======== Task inputs

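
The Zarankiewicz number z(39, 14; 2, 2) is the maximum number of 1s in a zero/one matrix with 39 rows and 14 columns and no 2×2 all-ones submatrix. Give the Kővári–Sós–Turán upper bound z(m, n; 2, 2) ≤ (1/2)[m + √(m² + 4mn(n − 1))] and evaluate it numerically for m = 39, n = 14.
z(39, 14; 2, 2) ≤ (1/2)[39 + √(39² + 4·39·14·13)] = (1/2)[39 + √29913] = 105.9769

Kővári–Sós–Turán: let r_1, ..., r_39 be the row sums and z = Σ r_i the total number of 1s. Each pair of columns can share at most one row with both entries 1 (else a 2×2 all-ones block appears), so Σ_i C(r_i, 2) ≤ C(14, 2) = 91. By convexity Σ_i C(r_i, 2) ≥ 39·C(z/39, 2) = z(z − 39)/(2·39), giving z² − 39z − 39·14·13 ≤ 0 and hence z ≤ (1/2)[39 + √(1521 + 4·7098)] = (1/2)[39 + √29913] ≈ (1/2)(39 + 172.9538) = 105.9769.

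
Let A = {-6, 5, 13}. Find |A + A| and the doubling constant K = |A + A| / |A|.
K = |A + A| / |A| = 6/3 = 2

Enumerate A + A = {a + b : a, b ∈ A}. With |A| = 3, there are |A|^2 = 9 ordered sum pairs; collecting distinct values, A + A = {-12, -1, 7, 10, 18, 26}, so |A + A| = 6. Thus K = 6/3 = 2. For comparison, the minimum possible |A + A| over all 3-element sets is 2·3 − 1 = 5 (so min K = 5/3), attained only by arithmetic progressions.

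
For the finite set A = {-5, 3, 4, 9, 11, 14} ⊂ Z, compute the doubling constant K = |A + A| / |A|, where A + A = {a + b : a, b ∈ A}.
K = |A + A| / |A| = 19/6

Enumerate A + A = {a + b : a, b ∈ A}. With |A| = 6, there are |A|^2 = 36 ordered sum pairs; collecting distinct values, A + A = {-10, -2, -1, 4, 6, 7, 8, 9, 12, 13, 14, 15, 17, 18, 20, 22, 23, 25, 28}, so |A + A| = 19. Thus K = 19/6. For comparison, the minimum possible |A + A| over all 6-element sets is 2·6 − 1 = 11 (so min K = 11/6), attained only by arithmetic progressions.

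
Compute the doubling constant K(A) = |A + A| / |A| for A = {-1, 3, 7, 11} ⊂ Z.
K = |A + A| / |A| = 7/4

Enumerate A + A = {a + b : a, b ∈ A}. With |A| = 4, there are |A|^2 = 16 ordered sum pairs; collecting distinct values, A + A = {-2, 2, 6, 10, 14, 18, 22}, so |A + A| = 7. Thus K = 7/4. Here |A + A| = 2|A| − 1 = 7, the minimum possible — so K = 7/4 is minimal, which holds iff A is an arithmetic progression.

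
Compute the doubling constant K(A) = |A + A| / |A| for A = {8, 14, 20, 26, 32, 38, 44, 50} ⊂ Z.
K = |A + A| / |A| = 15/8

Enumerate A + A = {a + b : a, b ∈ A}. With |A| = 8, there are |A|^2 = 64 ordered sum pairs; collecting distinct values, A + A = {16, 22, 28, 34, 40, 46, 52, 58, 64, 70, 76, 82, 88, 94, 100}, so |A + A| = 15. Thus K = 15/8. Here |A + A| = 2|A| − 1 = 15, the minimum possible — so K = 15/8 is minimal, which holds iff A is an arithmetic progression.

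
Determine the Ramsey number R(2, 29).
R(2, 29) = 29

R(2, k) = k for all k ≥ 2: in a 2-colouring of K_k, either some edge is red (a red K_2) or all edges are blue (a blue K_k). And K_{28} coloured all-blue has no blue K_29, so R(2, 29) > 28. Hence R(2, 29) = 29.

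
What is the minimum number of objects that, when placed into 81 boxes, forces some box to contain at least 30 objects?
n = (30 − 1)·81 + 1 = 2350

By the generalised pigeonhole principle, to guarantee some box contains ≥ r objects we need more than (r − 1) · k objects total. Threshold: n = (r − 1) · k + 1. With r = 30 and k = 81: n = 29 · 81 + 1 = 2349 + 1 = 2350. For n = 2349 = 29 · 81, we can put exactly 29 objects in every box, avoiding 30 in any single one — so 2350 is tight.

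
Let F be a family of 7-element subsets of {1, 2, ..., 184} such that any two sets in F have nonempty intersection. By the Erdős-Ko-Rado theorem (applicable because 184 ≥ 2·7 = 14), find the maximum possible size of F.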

================
======== Task inputs

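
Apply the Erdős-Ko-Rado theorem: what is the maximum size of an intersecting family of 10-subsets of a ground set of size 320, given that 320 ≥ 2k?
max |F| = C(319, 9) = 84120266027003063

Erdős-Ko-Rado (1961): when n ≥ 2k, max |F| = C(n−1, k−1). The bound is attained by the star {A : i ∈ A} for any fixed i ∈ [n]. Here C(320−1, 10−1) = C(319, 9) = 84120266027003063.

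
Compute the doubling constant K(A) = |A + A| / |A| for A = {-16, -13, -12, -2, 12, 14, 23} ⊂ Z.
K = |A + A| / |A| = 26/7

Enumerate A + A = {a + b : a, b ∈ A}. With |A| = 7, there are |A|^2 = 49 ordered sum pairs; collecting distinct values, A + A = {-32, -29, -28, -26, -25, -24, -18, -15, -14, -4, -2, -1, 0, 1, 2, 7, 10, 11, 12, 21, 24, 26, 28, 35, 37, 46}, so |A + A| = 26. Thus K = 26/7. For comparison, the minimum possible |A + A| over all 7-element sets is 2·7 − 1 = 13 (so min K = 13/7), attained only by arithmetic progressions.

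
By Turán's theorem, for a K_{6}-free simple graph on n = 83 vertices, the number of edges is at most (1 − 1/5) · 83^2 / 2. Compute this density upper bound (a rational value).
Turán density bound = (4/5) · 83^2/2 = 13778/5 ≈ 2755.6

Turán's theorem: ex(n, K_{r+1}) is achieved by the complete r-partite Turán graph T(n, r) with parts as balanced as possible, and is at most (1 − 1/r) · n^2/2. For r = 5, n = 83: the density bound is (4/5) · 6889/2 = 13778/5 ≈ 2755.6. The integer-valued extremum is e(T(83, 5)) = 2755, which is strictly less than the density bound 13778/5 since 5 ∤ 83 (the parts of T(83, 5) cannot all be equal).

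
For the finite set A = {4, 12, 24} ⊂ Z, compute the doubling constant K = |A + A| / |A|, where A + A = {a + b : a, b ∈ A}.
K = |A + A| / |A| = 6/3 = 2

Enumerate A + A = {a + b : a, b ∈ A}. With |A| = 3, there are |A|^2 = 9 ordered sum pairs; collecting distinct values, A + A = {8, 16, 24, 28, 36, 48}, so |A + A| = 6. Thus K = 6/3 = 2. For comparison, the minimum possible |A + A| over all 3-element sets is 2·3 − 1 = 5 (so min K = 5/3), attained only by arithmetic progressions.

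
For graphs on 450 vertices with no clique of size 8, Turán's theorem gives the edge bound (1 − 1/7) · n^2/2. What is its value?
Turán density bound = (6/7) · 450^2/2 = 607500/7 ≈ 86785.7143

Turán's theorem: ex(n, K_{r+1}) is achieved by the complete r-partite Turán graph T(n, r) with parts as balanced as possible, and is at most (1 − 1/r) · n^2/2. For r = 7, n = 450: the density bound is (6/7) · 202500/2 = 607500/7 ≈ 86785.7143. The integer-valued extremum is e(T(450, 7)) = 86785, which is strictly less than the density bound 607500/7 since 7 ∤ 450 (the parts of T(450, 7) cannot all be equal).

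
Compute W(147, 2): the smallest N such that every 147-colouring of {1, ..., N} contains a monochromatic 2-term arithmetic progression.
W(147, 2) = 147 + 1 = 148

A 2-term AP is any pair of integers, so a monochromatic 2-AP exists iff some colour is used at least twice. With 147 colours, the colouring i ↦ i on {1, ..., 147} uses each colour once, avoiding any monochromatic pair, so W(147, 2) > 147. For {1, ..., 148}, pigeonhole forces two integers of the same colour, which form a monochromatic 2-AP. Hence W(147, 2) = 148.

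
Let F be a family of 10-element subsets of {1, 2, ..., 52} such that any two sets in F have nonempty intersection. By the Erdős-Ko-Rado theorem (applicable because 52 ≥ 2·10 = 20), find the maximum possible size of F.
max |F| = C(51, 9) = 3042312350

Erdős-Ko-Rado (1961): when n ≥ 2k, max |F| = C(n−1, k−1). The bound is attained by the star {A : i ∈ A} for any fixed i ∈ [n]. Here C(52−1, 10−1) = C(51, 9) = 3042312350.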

================

To do — Reproduce the entries above exactly, but only the lines between the line holding "What is the minimum" and the line holding "Let F be a family of 7-element", inclusive.

Answer section —
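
What is the minimum number of objects that, when placed into 81 boxes, forces some box to contain at least 30 objects?
n = (30 − 1)·81 + 1 = 2350

By the generalised pigeonhole principle, to guarantee some box contains ≥ r objects we need more than (r − 1) · k objects total. Threshold: n = (r − 1) · k + 1. With r = 30 and k = 81: n = 29 · 81 + 1 = 2349 + 1 = 2350. For n = 2349 = 29 · 81, we can put exactly 29 objects in every box, avoiding 30 in any single one — so 2350 is tight.

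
Let F be a family of 7-element subsets of {1, 2, ..., 184} such that any two sets in F have nonempty intersection. By the Erdős-Ko-Rado theorem (applicable because 184 ≥ 2·7 = 14), find the maximum possible size of F.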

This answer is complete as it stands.